Task requirements:
Every line of the data below should be retyped exactly.

[Provided records Boundary: Start]

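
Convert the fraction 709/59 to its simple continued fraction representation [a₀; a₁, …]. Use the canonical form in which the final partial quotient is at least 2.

709 ÷ 59 → quotient 12, remainder 1
59 ÷ 1 → quotient 59, remainder 0

[12; 59]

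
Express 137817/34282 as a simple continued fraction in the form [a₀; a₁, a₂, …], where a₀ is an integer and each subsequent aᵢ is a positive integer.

[4; 49, 1, 3, 9, 1, 7, 2]

137817 ÷ 34282 → quotient 4, remainder 689
34282 ÷ 689 → quotient 49, remainder 521
689 ÷ 521 → quotient 1, remainder 168
521 ÷ 168 → quotient 3, remainder 17
168 ÷ 17 → quotient 9, remainder 15
17 ÷ 15 → quotient 1, remainder 2
15 ÷ 2 → quotient 7, remainder 1
2 ÷ 1 → quotient 2, remainder 0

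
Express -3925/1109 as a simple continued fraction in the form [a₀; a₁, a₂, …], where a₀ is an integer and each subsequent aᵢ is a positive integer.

⌊-3925/1109⌋ = -4, remainder 511
⌊1109/511⌋ = 2, remainder 87
⌊511/87⌋ = 5, remainder 76
⌊87/76⌋ = 1, remainder 11
⌊76/11⌋ = 6, remainder 10
⌊11/10⌋ = 1, remainder 1
⌊10/1⌋ = 10, remainder 0

[-4; 2, 5, 1, 6, 1, 10]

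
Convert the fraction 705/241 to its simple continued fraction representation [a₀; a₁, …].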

[Provided records Boundary: End]

Result below:
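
Convert the fraction 709/59 to its simple continued fraction representation [a₀; a₁, …]. Use the canonical form in which the final partial quotient is at least 2.

709 ÷ 59 → quotient 12, remainder 1
59 ÷ 1 → quotient 59, remainder 0

[12; 59]

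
Express 137817/34282 as a simple continued fraction in the form [a₀; a₁, a₂, …], where a₀ is an integer and each subsequent aᵢ is a positive integer.

[4; 49, 1, 3, 9, 1, 7, 2]

137817 ÷ 34282 → quotient 4, remainder 689
34282 ÷ 689 → quotient 49, remainder 521
689 ÷ 521 → quotient 1, remainder 168
521 ÷ 168 → quotient 3, remainder 17
168 ÷ 17 → quotient 9, remainder 15
17 ÷ 15 → quotient 1, remainder 2
15 ÷ 2 → quotient 7, remainder 1
2 ÷ 1 → quotient 2, remainder 0

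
Express -3925/1109 as a simple continued fraction in the form [a₀; a₁, a₂, …], where a₀ is an integer and each subsequent aᵢ is a positive integer.

⌊-3925/1109⌋ = -4, remainder 511
⌊1109/511⌋ = 2, remainder 87
⌊511/87⌋ = 5, remainder 76
⌊87/76⌋ = 1, remainder 11
⌊76/11⌋ = 6, remainder 10
⌊11/10⌋ = 1, remainder 1
⌊10/1⌋ = 10, remainder 0

[-4; 2, 5, 1, 6, 1, 10]

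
Convert the fraction 705/241 to its simple continued fraction representation [a₀; a₁, …].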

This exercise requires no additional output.